What is required
Look through the entries below. Say how many lines include "disc", with nothing added.

Dataset entries
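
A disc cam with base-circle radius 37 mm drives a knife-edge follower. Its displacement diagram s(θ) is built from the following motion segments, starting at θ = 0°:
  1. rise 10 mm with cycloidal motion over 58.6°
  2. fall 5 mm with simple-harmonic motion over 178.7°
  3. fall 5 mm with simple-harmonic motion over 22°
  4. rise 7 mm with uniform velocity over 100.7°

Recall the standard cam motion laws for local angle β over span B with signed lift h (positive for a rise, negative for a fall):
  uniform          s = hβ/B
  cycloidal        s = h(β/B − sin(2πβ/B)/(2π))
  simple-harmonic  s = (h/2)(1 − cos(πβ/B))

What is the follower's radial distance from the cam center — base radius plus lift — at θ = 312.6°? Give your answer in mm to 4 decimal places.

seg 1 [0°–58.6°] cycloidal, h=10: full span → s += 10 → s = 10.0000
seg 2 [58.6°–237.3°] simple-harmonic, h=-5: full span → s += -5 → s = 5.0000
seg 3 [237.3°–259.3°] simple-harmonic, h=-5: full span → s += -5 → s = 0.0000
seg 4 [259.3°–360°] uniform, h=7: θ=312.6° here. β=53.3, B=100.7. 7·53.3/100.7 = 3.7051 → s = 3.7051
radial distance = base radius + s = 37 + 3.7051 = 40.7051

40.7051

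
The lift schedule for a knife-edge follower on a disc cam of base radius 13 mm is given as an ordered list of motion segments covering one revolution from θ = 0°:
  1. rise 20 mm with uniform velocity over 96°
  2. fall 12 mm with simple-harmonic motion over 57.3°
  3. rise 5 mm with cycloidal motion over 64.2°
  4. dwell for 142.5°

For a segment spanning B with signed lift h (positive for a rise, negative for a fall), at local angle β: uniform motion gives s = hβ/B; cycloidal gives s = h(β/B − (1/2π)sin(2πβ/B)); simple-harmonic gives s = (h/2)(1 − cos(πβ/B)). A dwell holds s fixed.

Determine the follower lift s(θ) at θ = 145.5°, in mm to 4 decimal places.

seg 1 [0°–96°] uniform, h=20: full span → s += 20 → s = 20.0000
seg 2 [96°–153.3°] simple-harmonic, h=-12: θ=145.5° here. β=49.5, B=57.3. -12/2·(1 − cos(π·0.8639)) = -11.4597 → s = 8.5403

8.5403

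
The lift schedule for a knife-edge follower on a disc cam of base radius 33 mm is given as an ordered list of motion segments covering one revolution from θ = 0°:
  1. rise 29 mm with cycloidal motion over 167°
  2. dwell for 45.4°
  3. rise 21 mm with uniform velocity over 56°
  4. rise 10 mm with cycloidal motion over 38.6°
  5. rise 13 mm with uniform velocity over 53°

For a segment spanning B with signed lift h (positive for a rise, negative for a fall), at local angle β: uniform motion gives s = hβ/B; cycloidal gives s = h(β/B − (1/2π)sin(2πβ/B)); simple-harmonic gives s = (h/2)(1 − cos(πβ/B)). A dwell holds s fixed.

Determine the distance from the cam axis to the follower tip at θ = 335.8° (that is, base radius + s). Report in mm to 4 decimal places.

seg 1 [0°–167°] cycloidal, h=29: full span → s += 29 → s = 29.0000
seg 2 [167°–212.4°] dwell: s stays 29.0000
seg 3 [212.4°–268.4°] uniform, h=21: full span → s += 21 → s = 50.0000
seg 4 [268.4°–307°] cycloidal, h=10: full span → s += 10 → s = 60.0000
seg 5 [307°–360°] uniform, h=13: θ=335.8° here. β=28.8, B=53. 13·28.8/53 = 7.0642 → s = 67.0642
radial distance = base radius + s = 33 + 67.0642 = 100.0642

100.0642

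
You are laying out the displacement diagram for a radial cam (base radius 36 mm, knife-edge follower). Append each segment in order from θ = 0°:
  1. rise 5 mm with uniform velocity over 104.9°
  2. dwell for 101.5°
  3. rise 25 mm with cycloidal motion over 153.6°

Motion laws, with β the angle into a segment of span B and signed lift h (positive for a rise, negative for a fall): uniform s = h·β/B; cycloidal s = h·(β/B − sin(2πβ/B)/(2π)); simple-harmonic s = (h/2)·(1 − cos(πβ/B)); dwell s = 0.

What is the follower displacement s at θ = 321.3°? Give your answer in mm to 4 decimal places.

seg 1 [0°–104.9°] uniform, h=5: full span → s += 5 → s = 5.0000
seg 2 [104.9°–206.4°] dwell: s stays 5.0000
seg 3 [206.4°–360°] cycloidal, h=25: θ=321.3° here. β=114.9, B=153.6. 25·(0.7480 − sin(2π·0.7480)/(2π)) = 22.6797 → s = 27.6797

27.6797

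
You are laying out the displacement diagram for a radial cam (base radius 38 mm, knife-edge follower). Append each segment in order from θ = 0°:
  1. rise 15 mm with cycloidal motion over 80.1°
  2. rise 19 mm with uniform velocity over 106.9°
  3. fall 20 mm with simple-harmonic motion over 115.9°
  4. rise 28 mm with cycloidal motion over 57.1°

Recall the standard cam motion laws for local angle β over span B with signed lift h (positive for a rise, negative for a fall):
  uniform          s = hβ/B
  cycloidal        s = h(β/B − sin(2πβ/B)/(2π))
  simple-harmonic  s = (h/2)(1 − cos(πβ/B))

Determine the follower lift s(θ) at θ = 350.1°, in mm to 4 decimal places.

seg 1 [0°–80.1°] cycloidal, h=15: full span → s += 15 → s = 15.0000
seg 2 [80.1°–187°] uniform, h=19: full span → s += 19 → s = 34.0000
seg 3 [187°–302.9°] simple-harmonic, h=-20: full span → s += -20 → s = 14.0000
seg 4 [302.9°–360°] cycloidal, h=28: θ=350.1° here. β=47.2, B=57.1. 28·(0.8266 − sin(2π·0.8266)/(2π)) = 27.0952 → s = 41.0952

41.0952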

--

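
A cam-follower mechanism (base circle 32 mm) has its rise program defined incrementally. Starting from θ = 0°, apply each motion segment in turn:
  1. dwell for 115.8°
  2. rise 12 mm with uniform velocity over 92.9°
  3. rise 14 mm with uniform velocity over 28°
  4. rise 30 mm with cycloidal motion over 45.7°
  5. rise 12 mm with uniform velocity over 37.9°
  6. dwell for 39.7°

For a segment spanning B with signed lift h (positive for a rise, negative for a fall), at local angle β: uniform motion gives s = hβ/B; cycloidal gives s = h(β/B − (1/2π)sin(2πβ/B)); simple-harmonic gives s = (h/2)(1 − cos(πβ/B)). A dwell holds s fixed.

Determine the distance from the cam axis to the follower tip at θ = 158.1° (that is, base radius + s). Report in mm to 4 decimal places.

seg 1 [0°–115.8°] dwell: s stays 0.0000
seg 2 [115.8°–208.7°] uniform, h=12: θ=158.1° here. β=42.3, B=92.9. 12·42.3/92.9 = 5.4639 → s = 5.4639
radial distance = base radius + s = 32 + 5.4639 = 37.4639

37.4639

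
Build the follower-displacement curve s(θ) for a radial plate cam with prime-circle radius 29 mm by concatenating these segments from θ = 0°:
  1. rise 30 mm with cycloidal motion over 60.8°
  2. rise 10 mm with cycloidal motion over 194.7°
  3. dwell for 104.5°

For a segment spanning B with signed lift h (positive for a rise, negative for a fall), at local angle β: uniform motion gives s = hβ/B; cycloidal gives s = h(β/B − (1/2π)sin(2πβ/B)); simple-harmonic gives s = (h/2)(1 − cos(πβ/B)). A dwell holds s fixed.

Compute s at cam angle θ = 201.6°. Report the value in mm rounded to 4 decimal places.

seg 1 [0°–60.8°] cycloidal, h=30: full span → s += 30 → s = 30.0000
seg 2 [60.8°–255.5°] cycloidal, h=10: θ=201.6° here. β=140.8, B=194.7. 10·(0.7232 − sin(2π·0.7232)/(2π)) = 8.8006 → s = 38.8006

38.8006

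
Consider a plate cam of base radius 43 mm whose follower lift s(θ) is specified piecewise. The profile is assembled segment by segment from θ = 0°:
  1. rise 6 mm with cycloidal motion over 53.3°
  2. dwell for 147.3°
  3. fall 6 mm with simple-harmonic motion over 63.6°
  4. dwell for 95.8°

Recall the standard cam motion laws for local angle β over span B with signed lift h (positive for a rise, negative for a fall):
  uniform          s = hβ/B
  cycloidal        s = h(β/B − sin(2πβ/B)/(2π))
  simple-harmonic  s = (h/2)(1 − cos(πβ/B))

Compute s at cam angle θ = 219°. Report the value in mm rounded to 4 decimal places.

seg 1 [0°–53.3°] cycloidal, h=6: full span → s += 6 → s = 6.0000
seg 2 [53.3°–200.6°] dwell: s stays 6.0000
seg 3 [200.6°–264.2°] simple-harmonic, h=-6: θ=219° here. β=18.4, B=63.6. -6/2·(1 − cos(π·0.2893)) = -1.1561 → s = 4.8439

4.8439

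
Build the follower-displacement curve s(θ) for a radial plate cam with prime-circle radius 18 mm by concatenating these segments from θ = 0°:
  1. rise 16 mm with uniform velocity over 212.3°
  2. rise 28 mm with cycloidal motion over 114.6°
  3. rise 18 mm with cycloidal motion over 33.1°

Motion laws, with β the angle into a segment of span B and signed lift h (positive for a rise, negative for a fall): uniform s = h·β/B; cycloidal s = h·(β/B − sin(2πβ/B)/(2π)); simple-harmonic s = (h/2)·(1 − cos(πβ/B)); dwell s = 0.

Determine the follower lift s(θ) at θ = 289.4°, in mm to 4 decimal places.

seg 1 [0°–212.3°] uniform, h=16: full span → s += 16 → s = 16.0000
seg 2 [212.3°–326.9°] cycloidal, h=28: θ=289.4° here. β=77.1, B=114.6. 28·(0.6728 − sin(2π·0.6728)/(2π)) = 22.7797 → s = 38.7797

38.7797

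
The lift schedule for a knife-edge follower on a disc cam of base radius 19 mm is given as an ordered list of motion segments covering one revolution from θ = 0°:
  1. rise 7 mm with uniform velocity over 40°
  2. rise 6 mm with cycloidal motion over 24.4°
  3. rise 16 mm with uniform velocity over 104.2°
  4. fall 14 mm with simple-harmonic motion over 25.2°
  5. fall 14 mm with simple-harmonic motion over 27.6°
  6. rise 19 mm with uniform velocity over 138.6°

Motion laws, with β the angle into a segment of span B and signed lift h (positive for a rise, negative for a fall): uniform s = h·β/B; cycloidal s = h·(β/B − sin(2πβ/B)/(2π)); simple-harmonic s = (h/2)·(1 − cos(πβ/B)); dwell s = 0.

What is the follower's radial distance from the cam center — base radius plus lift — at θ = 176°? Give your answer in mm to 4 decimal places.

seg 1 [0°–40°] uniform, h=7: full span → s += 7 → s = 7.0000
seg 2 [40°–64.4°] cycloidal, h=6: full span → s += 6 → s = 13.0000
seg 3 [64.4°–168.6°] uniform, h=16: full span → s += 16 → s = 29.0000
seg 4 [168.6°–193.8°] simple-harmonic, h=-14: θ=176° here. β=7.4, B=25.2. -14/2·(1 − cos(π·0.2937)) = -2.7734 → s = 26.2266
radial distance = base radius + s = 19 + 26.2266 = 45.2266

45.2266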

Solution below
4